In the records below, find the line that contains "- P(D|¬H₁) = 0.0838" and the line that contains "- P(E|¬H) = 0.1179", then retype exactly those two lines and every line between them.

[Material to process]

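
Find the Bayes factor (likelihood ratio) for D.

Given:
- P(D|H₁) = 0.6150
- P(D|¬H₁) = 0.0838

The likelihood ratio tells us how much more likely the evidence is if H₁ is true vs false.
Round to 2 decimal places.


Likelihood Ratio (LR) = P(D|H₁) / P(D|¬H₁)

LR = 0.6150 / 0.0838
   = 7.34

The evidence is 7.34 times more likely if H₁ is true than if H₁ is false.
LR > 1, so observing D raises the odds in favor of H₁.


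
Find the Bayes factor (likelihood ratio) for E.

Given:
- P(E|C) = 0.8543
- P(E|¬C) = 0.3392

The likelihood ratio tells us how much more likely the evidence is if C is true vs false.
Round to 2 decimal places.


Likelihood Ratio (LR) = P(E|C) / P(E|¬C)

LR = 0.8543 / 0.3392
   = 2.52

The evidence is 2.52 times more likely if C is true than if C is false.
Since LR > 1, the evidence supports C over ¬C.


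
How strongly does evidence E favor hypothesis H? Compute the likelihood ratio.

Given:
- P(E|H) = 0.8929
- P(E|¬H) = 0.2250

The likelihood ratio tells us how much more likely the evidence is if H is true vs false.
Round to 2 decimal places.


Likelihood Ratio (LR) = P(E|H) / P(E|¬H)

LR = 0.8929 / 0.2250
   = 3.97

The evidence is 3.97 times more likely if H is true than if H is false.
Because LR exceeds 1, E is evidence for H.


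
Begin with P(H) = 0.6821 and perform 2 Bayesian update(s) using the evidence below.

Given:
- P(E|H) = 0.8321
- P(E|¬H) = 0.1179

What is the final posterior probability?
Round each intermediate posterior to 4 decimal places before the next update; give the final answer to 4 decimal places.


Sequential Bayesian updating:

Initial prior: P(H) = 0.6821

Update 1:
  P(E) = 0.8321 × 0.6821 + 0.1179 × 0.3179 = 0.56757541 + 0.03748041 = 0.60505582
  P(H|E) = 0.56757541 / 0.60505582 = 0.9381

Update 2:
  P(E) = 0.8321 × 0.9381 + 0.1179 × 0.0619 = 0.78059301 + 0.00729801 = 0.78789102
  P(H|E) = 0.78059301 / 0.78789102 = 0.9907

Final posterior: 0.9907


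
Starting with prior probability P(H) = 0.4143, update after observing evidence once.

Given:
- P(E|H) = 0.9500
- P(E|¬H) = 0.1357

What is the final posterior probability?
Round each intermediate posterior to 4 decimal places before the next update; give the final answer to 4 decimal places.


Sequential Bayesian updating:

Initial prior: P(H) = 0.4143

Update 1:
  P(E) = 0.9500 × 0.4143 + 0.1357 × 0.5857 = 0.39358500 + 0.07947949 = 0.47306449
  P(H|E) = 0.39358500 / 0.47306449 = 0.8320

Final posterior: 0.8320


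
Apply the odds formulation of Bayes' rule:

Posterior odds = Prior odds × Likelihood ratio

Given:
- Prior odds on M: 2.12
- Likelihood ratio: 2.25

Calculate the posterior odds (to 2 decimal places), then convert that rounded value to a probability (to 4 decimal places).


Step 1: Calculate posterior odds
Posterior odds = Prior odds × LR
               = 2.12 × 2.25
               = 4.77

Step 2: Convert to probability
P(M|E) = Posterior odds / (1 + Posterior odds)
       = 4.77 / (1 + 4.77)
       = 4.77 / 5.77
       = 0.8267

The evidence increased P(M) from 0.6795 to 0.8267.


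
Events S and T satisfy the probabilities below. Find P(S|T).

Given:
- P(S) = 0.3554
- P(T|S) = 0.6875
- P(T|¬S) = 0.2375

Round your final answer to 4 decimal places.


Bayes' theorem: P(S|T) = P(T|S) × P(S) / P(T)

Step 1: Calculate P(T) using law of total probability
P(T) = P(T|S)P(S) + P(T|¬S)P(¬S)
     = 0.6875 × 0.3554 + 0.2375 × 0.6446
     = 0.24433750 + 0.15309250
     = 0.39743000

Step 2: Apply Bayes' theorem
P(S|T) = P(T|S) × P(S) / P(T)
       = 0.24433750 / 0.39743000
       = 0.6148


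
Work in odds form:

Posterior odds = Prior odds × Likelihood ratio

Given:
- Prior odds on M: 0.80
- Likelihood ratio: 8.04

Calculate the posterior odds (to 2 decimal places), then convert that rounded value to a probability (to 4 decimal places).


Step 1: Calculate posterior odds
Posterior odds = Prior odds × LR
               = 0.80 × 8.04
               = 6.43

Step 2: Convert to probability
P(M|E) = Posterior odds / (1 + Posterior odds)
       = 6.43 / (1 + 6.43)
       = 6.43 / 7.43
       = 0.8654

The evidence increased P(M) from 0.4444 to 0.8654.


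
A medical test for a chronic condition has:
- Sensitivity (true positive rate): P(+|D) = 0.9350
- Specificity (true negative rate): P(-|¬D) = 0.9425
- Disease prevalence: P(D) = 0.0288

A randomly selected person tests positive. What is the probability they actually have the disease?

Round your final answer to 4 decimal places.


Let D = has disease, + = positive test

Given:
- P(D) = 0.0288 (prevalence)
- P(+|D) = 0.9350 (sensitivity)
- P(-|¬D) = 0.9425 (specificity)
- P(+|¬D) = 0.0575 (false positive rate = 1 - specificity)

Step 1: Find P(+)
P(+) = P(+|D)P(D) + P(+|¬D)P(¬D)
     = 0.9350 × 0.0288 + 0.0575 × 0.9712
     = 0.02692800 + 0.05584400
     = 0.08277200

Step 2: Apply Bayes' theorem for P(D|+)
P(D|+) = P(+|D)P(D) / P(+)
       = 0.02692800 / 0.08277200
       = 0.3253


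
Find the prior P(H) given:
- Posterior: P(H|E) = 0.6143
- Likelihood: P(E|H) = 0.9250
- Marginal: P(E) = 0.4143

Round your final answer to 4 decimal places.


From Bayes' theorem: P(H|E) = P(E|H) × P(H) / P(E)

Rearranging for P(H):
P(H) = P(H|E) × P(E) / P(E|H)
     = 0.6143 × 0.4143 / 0.9250
     = 0.25450449 / 0.9250
     = 0.2751


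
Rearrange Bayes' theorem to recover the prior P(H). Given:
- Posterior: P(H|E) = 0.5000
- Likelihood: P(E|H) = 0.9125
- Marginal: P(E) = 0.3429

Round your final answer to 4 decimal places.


From Bayes' theorem: P(H|E) = P(E|H) × P(H) / P(E)

Rearranging for P(H):
P(H) = P(H|E) × P(E) / P(E|H)
     = 0.5000 × 0.3429 / 0.9125
     = 0.17145000 / 0.9125
     = 0.1879


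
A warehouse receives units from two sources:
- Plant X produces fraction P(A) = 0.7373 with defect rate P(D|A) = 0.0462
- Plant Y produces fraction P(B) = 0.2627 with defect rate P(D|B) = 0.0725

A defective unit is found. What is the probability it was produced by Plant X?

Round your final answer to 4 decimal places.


Let A = from Plant X, D = defective

Given:
- P(A) = 0.7373, P(B) = 0.2627
- P(D|A) = 0.0462, P(D|B) = 0.0725

Step 1: Find P(D)
P(D) = P(D|A)P(A) + P(D|B)P(B)
     = 0.0462 × 0.7373 + 0.0725 × 0.2627
     = 0.03406326 + 0.01904575
     = 0.05310901

Step 2: Apply Bayes' theorem
P(A|D) = P(D|A)P(A) / P(D)
       = 0.03406326 / 0.05310901
       = 0.6414


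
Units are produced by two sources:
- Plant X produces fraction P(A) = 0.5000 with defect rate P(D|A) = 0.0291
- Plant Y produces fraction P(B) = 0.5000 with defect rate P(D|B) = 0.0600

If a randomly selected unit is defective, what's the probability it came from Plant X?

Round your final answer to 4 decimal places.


Let A = from Plant X, D = defective

Given:
- P(A) = 0.5000, P(B) = 0.5000
- P(D|A) = 0.0291, P(D|B) = 0.0600

Step 1: Find P(D)
P(D) = P(D|A)P(A) + P(D|B)P(B)
     = 0.0291 × 0.5000 + 0.0600 × 0.5000
     = 0.01455000 + 0.03000000
     = 0.04455000

Step 2: Apply Bayes' theorem
P(A|D) = P(D|A)P(A) / P(D)
       = 0.01455000 / 0.04455000
       = 0.3266


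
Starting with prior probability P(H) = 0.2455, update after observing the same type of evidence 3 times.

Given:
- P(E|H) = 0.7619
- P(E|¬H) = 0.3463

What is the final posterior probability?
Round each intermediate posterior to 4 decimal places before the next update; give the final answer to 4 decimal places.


Sequential Bayesian updating:

Initial prior: P(H) = 0.2455

Update 1:
  P(E) = 0.7619 × 0.2455 + 0.3463 × 0.7545 = 0.18704645 + 0.26128335 = 0.44832980
  P(H|E) = 0.18704645 / 0.44832980 = 0.4172

Update 2:
  P(E) = 0.7619 × 0.4172 + 0.3463 × 0.5828 = 0.31786468 + 0.20182364 = 0.51968832
  P(H|E) = 0.31786468 / 0.51968832 = 0.6116

Update 3:
  P(E) = 0.7619 × 0.6116 + 0.3463 × 0.3884 = 0.46597804 + 0.13450292 = 0.60048096
  P(H|E) = 0.46597804 / 0.60048096 = 0.7760

Final posterior: 0.7760


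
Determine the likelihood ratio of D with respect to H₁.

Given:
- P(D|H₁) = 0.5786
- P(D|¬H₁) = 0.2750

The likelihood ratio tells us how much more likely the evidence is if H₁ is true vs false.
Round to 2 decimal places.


Likelihood Ratio (LR) = P(D|H₁) / P(D|¬H₁)

LR = 0.5786 / 0.2750
   = 2.10

The evidence is 2.10 times more likely if H₁ is true than if H₁ is false.
Because LR exceeds 1, D is evidence for H₁.


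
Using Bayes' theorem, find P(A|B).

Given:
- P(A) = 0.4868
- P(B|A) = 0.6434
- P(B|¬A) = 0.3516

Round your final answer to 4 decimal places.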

[/Material to process]

§ **Solution for this exercise**
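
- P(D|¬H₁) = 0.0838

The likelihood ratio tells us how much more likely the evidence is if H₁ is true vs false.
Round to 2 decimal places.


Likelihood Ratio (LR) = P(D|H₁) / P(D|¬H₁)

LR = 0.6150 / 0.0838
   = 7.34

The evidence is 7.34 times more likely if H₁ is true than if H₁ is false.
LR > 1, so observing D raises the odds in favor of H₁.


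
Find the Bayes factor (likelihood ratio) for E.

Given:
- P(E|C) = 0.8543
- P(E|¬C) = 0.3392

The likelihood ratio tells us how much more likely the evidence is if C is true vs false.
Round to 2 decimal places.


Likelihood Ratio (LR) = P(E|C) / P(E|¬C)

LR = 0.8543 / 0.3392
   = 2.52

The evidence is 2.52 times more likely if C is true than if C is false.
Since LR > 1, the evidence supports C over ¬C.


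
How strongly does evidence E favor hypothesis H? Compute the likelihood ratio.

Given:
- P(E|H) = 0.8929
- P(E|¬H) = 0.2250

The likelihood ratio tells us how much more likely the evidence is if H is true vs false.
Round to 2 decimal places.


Likelihood Ratio (LR) = P(E|H) / P(E|¬H)

LR = 0.8929 / 0.2250
   = 3.97

The evidence is 3.97 times more likely if H is true than if H is false.
Because LR exceeds 1, E is evidence for H.


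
Begin with P(H) = 0.6821 and perform 2 Bayesian update(s) using the evidence below.

Given:
- P(E|H) = 0.8321
- P(E|¬H) = 0.1179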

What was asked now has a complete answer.